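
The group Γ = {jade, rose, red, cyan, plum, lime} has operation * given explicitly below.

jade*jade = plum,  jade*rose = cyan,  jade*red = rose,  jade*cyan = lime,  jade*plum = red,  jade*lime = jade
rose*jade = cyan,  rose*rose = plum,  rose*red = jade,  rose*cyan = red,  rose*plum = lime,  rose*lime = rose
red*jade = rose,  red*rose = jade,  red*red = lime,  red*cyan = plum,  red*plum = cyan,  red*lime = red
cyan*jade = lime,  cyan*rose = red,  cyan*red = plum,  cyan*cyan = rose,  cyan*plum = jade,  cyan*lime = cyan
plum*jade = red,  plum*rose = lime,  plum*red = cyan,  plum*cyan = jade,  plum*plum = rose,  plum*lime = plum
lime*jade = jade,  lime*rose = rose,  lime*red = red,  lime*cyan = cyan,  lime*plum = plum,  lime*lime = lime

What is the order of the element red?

The identity element is lime (its row matches the header).
red^1 = red
red^2 = red*red = lime
The first power of red equal to the identity is red^2, so ord(red) = 2.
(Structurally, Γ here is isomorphic to the cyclic group Z_6.)

2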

....

Print all of the entries exactly, leaving nothing out.

> [Result of this exercise]:
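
The group Γ = {jade, rose, red, cyan, plum, lime} has operation * given explicitly below.

jade*jade = plum,  jade*rose = cyan,  jade*red = rose,  jade*cyan = lime,  jade*plum = red,  jade*lime = jade
rose*jade = cyan,  rose*rose = plum,  rose*red = jade,  rose*cyan = red,  rose*plum = lime,  rose*lime = rose
red*jade = rose,  red*rose = jade,  red*red = lime,  red*cyan = plum,  red*plum = cyan,  red*lime = red
cyan*jade = lime,  cyan*rose = red,  cyan*red = plum,  cyan*cyan = rose,  cyan*plum = jade,  cyan*lime = cyan
plum*jade = red,  plum*rose = lime,  plum*red = cyan,  plum*cyan = jade,  plum*plum = rose,  plum*lime = plum
lime*jade = jade,  lime*rose = rose,  lime*red = red,  lime*cyan = cyan,  lime*plum = plum,  lime*lime = lime

What is the order of the element red?

The identity element is lime (its row matches the header).
red^1 = red
red^2 = red*red = lime
The first power of red equal to the identity is red^2, so ord(red) = 2.
(Structurally, Γ here is isomorphic to the cyclic group Z_6.)

2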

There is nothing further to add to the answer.